Input data:
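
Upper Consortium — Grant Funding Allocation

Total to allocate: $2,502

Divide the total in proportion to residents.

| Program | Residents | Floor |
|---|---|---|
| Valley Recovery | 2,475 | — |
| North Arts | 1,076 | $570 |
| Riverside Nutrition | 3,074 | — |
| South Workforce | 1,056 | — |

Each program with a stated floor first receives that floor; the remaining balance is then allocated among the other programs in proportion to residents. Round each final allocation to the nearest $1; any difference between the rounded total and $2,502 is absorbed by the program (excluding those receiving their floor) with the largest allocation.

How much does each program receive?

Valley Recovery: $724 | North Arts: $570 | Riverside Nutrition: $899 | South Workforce: $309

Guaranteed amounts: North Arts $570. Remaining pool $1,932.
Remaining pool split over remaining residents 6,605: Valley Recovery 723.95 → $724; Riverside Nutrition 899.16 → $899; South Workforce 308.89 → $309.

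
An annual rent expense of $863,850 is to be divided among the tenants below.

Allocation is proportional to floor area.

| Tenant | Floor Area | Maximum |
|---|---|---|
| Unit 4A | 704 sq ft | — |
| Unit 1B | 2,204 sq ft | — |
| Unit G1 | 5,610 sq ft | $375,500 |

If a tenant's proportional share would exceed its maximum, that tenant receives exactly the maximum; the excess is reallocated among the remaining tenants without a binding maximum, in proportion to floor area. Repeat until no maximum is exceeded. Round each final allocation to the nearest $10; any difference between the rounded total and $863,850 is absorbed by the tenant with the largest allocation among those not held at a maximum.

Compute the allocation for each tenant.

Unit 4A: $118,230 · Unit 1B: $370,120 · Unit G1: $375,500

Total floor area = 8,518.
Pro-rata shares before constraints: Unit 4A 71,395.91; Unit 1B 223,517.89; Unit G1 568,936.19.
Cap binds for Unit G1 ($375,500); remaining pool $488,350 reallocated over remaining floor area 2,908.
Remaining shares: Unit 4A 118,225.03 → $118,230; Unit 1B 370,124.97 → $370,120.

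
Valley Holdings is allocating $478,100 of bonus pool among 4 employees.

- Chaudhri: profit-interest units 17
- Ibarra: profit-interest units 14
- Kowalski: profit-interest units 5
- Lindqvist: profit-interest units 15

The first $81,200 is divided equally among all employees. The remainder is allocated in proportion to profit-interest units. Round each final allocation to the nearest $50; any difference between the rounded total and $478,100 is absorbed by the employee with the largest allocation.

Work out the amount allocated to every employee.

Chaudhri: $152,600; Ibarra: $129,250; Kowalski: $59,200; Lindqvist: $137,050

First tranche $81,200 split equally: $20,300 each.
Remainder $396,900 by profit-interest units (total 51): Chaudhri 132,300.00 → $132,300; Ibarra 108,952.94 → $108,950; Kowalski 38,911.76 → $38,900; Lindqvist 116,735.29 → $116,750.
Totals: Chaudhri $20,300 + $132,300 = $152,600; Ibarra $20,300 + $108,950 = $129,250; Kowalski $20,300 + $38,900 = $59,200; Lindqvist $20,300 + $116,750 = $137,050.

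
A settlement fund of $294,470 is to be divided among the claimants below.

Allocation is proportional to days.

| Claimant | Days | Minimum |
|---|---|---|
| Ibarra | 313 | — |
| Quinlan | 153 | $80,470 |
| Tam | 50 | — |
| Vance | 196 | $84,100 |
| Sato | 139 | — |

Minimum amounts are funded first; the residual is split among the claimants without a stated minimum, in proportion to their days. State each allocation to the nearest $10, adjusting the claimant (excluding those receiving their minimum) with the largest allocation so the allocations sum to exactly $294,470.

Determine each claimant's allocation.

Guaranteed amounts: Quinlan $80,470; Vance $84,100. Balance $129,900.
Balance split over remaining days 502: Ibarra 80,993.43 → $80,990; Tam 12,938.25 → $12,940; Sato 35,968.33 → $35,970.

Ibarra: $80,990 | Quinlan: $80,470 | Tam: $12,940 | Vance: $84,100 | Sato: $35,970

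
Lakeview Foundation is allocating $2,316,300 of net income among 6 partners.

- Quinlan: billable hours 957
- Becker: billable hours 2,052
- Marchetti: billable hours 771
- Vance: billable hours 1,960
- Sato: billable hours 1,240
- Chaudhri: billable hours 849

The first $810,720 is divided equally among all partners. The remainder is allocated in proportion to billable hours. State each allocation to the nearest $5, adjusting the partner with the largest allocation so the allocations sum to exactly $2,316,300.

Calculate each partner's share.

Equal tier: $810,720 ÷ 6 = $135,120 apiece.
Remainder $1,505,580 by billable hours (total 7,829): Quinlan 184,038.84 → $184,040; Becker 394,616.19 → $394,615; Marchetti 148,269.53 → $148,270; Vance 376,923.85 → $376,925; Sato 238,462.03 → $238,460; Chaudhri 163,269.56 → $163,270.
Totals: Quinlan $135,120 + $184,040 = $319,160; Becker $135,120 + $394,615 = $529,735; Marchetti $135,120 + $148,270 = $283,390; Vance $135,120 + $376,925 = $512,045; Sato $135,120 + $238,460 = $373,580; Chaudhri $135,120 + $163,270 = $298,390.

Quinlan: $319,160 | Becker: $529,735 | Marchetti: $283,390 | Vance: $512,045 | Sato: $373,580 | Chaudhri: $298,390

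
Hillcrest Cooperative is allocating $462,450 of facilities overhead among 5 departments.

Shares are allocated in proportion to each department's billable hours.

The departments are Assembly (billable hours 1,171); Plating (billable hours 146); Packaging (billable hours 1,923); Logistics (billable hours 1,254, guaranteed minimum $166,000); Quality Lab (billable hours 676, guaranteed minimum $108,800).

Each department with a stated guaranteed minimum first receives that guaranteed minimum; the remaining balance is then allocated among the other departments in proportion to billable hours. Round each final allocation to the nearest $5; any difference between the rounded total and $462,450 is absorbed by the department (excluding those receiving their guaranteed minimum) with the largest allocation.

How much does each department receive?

Guaranteed amounts: Logistics $166,000; Quality Lab $108,800. Balance $187,650.
Balance split over remaining billable hours 3,240: Assembly 67,820.42 → $67,820; Plating 8,455.83 → $8,455; Packaging 111,373.75 → $111,375.

Assembly: $67,820 · Plating: $8,455 · Packaging: $111,375 · Logistics: $166,000 · Quality Lab: $108,800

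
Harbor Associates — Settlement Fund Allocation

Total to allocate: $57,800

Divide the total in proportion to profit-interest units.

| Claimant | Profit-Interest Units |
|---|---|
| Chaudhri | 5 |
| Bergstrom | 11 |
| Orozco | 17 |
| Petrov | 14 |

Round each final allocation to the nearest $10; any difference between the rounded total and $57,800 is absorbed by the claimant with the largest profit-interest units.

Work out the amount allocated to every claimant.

Chaudhri: $6,150; Bergstrom: $13,530; Orozco: $20,900; Petrov: $17,220

Combined profit-interest units = 47.
Unrounded shares: Chaudhri 5/47 × $57,800 = 6,148.94; Bergstrom 11/47 × $57,800 = 13,527.66; Orozco 17/47 × $57,800 = 20,906.38; Petrov 14/47 × $57,800 = 17,217.02.
After rounding ($10): Chaudhri $6,150; Bergstrom $13,530; Orozco $20,910; Petrov $17,220. Sum = $57,810.
Difference $57,800 − $57,810 = −$10 applied to largest profit-interest units (Orozco): Orozco becomes $20,900.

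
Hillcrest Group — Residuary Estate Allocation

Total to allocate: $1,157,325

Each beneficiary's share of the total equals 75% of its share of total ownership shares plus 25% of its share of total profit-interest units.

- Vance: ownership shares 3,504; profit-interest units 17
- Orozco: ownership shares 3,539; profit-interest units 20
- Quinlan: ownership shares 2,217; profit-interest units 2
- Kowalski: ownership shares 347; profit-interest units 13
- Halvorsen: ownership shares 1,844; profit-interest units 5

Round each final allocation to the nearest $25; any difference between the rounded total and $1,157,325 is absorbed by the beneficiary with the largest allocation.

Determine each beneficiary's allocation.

Ownership shares total 11,451; profit-interest units total 57.
Combined weights (75% ownership shares + 25% profit-interest units): Vance 0.3041; Orozco 0.3195; Quinlan 0.1540; Kowalski 0.0797; Halvorsen 0.1427.
Unrounded shares: Vance 351,897.41; Orozco 369,778.39; Quinlan 178,202.11; Kowalski 92,290.67; Halvorsen 165,156.41.
Rounded to nearest $25: Vance $351,900; Orozco $369,775; Quinlan $178,200; Kowalski $92,300; Halvorsen $165,150. Sum = $1,157,325.
Sum already equals the total — no adjustment.

Vance: $351,900; Orozco: $369,775; Quinlan: $178,200; Kowalski: $92,300; Halvorsen: $165,150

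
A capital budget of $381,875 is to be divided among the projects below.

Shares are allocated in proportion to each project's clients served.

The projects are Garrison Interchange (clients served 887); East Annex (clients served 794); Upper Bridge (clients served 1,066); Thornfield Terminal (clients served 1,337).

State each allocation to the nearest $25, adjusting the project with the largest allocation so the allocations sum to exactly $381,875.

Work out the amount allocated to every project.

Garrison Interchange: $82,950 | East Annex: $74,250 | Upper Bridge: $99,675 | Thornfield Terminal: $125,000

Sum of clients served: 4,084.
Raw shares: Garrison Interchange 887/4,084 × $381,875 = 82,939.06; East Annex 794/4,084 × $381,875 = 74,243.08; Upper Bridge 1,066/4,084 × $381,875 = 99,676.48; Thornfield Terminal 1,337/4,084 × $381,875 = 125,016.37.
After rounding ($25): Garrison Interchange $82,950; East Annex $74,250; Upper Bridge $99,675; Thornfield Terminal $125,025. Sum = $381,900.
Difference $381,875 − $381,900 = −$25 applied to largest allocation (Thornfield Terminal): Thornfield Terminal becomes $125,000.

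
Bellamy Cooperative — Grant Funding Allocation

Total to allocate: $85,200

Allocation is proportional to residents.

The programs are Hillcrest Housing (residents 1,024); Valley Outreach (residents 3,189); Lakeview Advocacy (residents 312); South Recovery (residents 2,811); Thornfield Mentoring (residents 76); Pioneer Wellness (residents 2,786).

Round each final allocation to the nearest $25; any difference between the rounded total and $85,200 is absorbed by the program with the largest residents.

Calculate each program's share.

Residents total: 10,198.
Unrounded shares: Hillcrest Housing 1,024/10,198 × $85,200 = 8,555.09; Valley Outreach 3,189/10,198 × $85,200 = 26,642.75; Lakeview Advocacy 312/10,198 × $85,200 = 2,606.63; South Recovery 2,811/10,198 × $85,200 = 23,484.72; Thornfield Mentoring 76/10,198 × $85,200 = 634.95; Pioneer Wellness 2,786/10,198 × $85,200 = 23,275.86.
Rounded to nearest $25: Hillcrest Housing $8,550; Valley Outreach $26,650; Lakeview Advocacy $2,600; South Recovery $23,475; Thornfield Mentoring $625; Pioneer Wellness $23,275. Sum = $85,175.
Difference $85,200 − $85,175 = +$25 applied to largest residents (Valley Outreach): Valley Outreach becomes $26,675.

Hillcrest Housing: $8,550 · Valley Outreach: $26,675 · Lakeview Advocacy: $2,600 · South Recovery: $23,475 · Thornfield Mentoring: $625 · Pioneer Wellness: $23,275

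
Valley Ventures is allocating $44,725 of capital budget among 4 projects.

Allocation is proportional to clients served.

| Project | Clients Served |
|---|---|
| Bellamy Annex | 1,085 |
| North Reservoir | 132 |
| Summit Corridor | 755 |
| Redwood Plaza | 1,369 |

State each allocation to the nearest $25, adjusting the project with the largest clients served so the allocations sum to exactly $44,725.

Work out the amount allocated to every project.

Clients served total: 1,085 + 132 + 755 + 1,369 = 3,341.
Proportional shares: Bellamy Annex 14,524.58; North Reservoir 1,767.05; Summit Corridor 10,106.97; Redwood Plaza 18,326.41.
After rounding ($25): Bellamy Annex $14,525; North Reservoir $1,775; Summit Corridor $10,100; Redwood Plaza $18,325. Sum = $44,725.
Rounded total matches; no reconciliation needed.

Bellamy Annex: $14,525; North Reservoir: $1,775; Summit Corridor: $10,100; Redwood Plaza: $18,325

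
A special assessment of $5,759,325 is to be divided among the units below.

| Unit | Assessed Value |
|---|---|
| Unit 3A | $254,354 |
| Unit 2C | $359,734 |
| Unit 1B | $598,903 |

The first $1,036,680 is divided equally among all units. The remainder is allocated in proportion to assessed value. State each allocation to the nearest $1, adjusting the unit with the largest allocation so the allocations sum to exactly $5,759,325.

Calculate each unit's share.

Unit 3A: $1,335,859 · Unit 2C: $1,746,144 · Unit 1B: $2,677,322

$1,036,680 shared equally gives $345,560 per unit.
Remainder $4,722,645 by assessed value (total 1,212,991): Unit 3A 990,298.89 → $990,299; Unit 2C 1,400,584.16 → $1,400,584; Unit 1B 2,331,761.95 → $2,331,762.
Totals: Unit 3A $345,560 + $990,299 = $1,335,859; Unit 2C $345,560 + $1,400,584 = $1,746,144; Unit 1B $345,560 + $2,331,762 = $2,677,322.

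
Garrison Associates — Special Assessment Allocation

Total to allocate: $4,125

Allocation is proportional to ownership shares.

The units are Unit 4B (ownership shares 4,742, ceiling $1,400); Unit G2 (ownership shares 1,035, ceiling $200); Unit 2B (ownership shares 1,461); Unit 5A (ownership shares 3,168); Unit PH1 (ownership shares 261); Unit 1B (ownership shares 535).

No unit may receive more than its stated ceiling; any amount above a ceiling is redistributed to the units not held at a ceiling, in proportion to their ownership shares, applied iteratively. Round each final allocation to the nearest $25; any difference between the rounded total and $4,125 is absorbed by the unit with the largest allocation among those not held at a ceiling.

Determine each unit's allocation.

Unit 4B: $1,400; Unit G2: $200; Unit 2B: $675; Unit 5A: $1,475; Unit PH1: $125; Unit 1B: $250

Sum of ownership shares: 11,202.
Unconstrained shares: Unit 4B 1,746.18; Unit G2 381.13; Unit 2B 538.00; Unit 5A 1,166.58; Unit PH1 96.11; Unit 1B 197.01.
Capped: Unit 4B ($1,400), Unit G2 ($200); residual $2,525 reallocated over remaining ownership shares 5,425.
Redistributed shares: Unit 2B 680.00 → $675; Unit 5A 1,474.51 → $1,475; Unit PH1 121.48 → $125; Unit 1B 249.01 → $250.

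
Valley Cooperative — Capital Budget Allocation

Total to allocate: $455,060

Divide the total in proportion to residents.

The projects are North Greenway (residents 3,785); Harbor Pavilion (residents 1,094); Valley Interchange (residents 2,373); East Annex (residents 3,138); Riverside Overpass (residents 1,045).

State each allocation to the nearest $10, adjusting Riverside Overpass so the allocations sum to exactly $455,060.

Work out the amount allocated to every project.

North Greenway: $150,630; Harbor Pavilion: $43,540; Valley Interchange: $94,430; East Annex: $124,880; Riverside Overpass: $41,580

Total residents = 11,435.
Proportional shares: North Greenway 3,785/11,435 × $455,060 = 150,625.46; Harbor Pavilion 1,094/11,435 × $455,060 = 43,536.13; Valley Interchange 2,373/11,435 × $455,060 = 94,434.40; East Annex 3,138/11,435 × $455,060 = 124,877.86; Riverside Overpass 1,045/11,435 × $455,060 = 41,586.16.
After rounding ($10): North Greenway $150,630; Harbor Pavilion $43,540; Valley Interchange $94,430; East Annex $124,880; Riverside Overpass $41,590. Sum = $455,070.
Difference $455,060 − $455,070 = −$10 applied to Riverside Overpass: Riverside Overpass becomes $41,580.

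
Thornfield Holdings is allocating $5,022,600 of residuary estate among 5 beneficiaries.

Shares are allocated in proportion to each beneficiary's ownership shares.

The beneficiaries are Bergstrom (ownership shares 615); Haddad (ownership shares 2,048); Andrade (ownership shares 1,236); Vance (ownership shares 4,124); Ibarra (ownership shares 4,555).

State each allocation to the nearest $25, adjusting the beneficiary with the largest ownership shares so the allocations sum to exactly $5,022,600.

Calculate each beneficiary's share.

Combined ownership shares = 615 + 2,048 + 1,236 + 4,124 + 4,555 = 12,578.
Unrounded shares: Bergstrom 245,579.50; Haddad 817,799.71; Andrade 493,554.91; Vance 1,646,780.28; Ibarra 1,818,885.59.
Rounded to nearest $25: Bergstrom $245,575; Haddad $817,800; Andrade $493,550; Vance $1,646,775; Ibarra $1,818,875. Sum = $5,022,575.
Difference $5,022,600 − $5,022,575 = +$25 applied to largest ownership shares (Ibarra): Ibarra becomes $1,818,900.

Bergstrom: $245,575 · Haddad: $817,800 · Andrade: $493,550 · Vance: $1,646,775 · Ibarra: $1,818,900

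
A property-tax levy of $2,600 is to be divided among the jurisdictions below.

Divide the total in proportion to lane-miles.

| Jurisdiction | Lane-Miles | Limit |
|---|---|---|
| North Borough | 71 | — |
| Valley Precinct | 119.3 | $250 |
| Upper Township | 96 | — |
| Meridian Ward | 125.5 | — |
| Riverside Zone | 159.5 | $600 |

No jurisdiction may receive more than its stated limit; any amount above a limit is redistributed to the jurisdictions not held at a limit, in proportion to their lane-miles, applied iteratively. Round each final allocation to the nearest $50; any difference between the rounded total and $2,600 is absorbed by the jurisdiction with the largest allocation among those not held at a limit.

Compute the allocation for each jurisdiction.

Total lane-miles = 571.3.
Proportional shares (ignoring caps): North Borough 323.12; Valley Precinct 542.94; Upper Township 436.90; Meridian Ward 571.15; Riverside Zone 725.89.
Held at cap: Valley Precinct ($250), Riverside Zone ($600); balance $1,750 reallocated over remaining lane-miles 292.5.
Shares after redistribution: North Borough 424.79 → $400; Upper Township 574.36 → $550; Meridian Ward 750.85 → $750.
Rounding difference +$50 applied to Meridian Ward → $800.

North Borough: $400 | Valley Precinct: $250 | Upper Township: $550 | Meridian Ward: $800 | Riverside Zone: $600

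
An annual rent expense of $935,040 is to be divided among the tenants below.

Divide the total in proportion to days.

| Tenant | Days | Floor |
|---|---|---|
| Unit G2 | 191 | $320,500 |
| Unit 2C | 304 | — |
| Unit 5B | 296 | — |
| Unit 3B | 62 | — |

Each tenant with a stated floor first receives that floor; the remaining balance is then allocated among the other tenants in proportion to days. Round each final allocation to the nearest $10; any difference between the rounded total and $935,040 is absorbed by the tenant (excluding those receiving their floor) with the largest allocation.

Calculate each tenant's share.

Unit G2: $320,500; Unit 2C: $282,200; Unit 5B: $274,780; Unit 3B: $57,560

Guaranteed amounts: Unit G2 $320,500. Residual $614,540.
Residual split over remaining days 662: Unit 2C 282,205.68 → $282,210; Unit 5B 274,779.21 → $274,780; Unit 3B 57,555.11 → $57,560.
Rounding difference −$10 applied to Unit 2C → $282,200.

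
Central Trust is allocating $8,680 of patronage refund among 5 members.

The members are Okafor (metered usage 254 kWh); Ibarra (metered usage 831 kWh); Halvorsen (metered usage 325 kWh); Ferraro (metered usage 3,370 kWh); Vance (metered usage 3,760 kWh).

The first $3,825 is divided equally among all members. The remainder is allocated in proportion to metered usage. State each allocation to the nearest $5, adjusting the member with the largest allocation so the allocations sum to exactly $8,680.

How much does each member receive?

$3,825 shared equally gives $765 per member.
Remainder $4,855 by metered usage (total 8,540): Okafor 144.40 → $145; Ibarra 472.42 → $470; Halvorsen 184.76 → $185; Ferraro 1,915.85 → $1,915; Vance 2,137.56 → $2,140.
Totals: Okafor $765 + $145 = $910; Ibarra $765 + $470 = $1,235; Halvorsen $765 + $185 = $950; Ferraro $765 + $1,915 = $2,680; Vance $765 + $2,140 = $2,905.

Okafor: $910 | Ibarra: $1,235 | Halvorsen: $950 | Ferraro: $2,680 | Vance: $2,905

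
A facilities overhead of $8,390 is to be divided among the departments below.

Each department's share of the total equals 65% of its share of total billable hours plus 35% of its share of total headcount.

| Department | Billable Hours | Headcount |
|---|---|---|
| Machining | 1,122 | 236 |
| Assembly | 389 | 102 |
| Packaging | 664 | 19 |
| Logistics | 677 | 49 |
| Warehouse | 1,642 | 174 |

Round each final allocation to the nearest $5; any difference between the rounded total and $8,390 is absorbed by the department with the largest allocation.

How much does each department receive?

Machining: $2,555 · Assembly: $990 · Packaging: $900 · Logistics: $1,070 · Warehouse: $2,875

Billable hours total 4,494; headcount total 580.
Combined weights (65% billable hours + 35% headcount): Machining 0.3047; Assembly 0.1178; Packaging 0.1075; Logistics 0.1275; Warehouse 0.3425.
Raw shares: Machining 2,556.41; Assembly 988.47; Packaging 901.96; Logistics 1,069.63; Warehouse 2,873.53.
Rounded to nearest $5: Machining $2,555; Assembly $990; Packaging $900; Logistics $1,070; Warehouse $2,875. Sum = $8,390.
Sum already equals the total — no adjustment.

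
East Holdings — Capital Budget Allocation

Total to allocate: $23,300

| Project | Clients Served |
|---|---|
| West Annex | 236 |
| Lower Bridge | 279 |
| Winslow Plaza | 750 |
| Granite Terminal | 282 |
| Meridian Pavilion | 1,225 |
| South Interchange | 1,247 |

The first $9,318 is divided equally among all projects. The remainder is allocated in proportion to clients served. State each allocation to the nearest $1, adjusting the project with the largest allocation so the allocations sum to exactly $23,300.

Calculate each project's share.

$9,318 shared equally gives $1,553 per project.
Remainder $13,982 by clients served (total 4,019): West Annex 821.04 → $821; Lower Bridge 970.63 → $971; Winslow Plaza 2,609.23 → $2,609; Granite Terminal 981.07 → $981; Meridian Pavilion 4,261.74 → $4,262; South Interchange 4,338.28 → $4,338.
Totals: West Annex $1,553 + $821 = $2,374; Lower Bridge $1,553 + $971 = $2,524; Winslow Plaza $1,553 + $2,609 = $4,162; Granite Terminal $1,553 + $981 = $2,534; Meridian Pavilion $1,553 + $4,262 = $5,815; South Interchange $1,553 + $4,338 = $5,891.

West Annex: $2,374 | Lower Bridge: $2,524 | Winslow Plaza: $4,162 | Granite Terminal: $2,534 | Meridian Pavilion: $5,815 | South Interchange: $5,891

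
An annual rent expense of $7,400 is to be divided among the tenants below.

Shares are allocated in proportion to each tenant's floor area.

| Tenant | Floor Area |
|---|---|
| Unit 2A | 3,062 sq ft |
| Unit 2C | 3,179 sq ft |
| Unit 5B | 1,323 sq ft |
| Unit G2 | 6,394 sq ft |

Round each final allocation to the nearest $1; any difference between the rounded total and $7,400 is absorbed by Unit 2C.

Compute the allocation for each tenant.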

Task details: Copy every line of the listing that contains the word "claimants".

Solution to this exercise:
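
A settlement fund of $294,470 is to be divided among the claimants below.
Minimum amounts are funded first; the residual is split among the claimants without a stated minimum, in proportion to their days. State each allocation to the nearest $10, adjusting the claimant (excluding those receiving their minimum) with the largest allocation so the allocations sum to exactly $294,470.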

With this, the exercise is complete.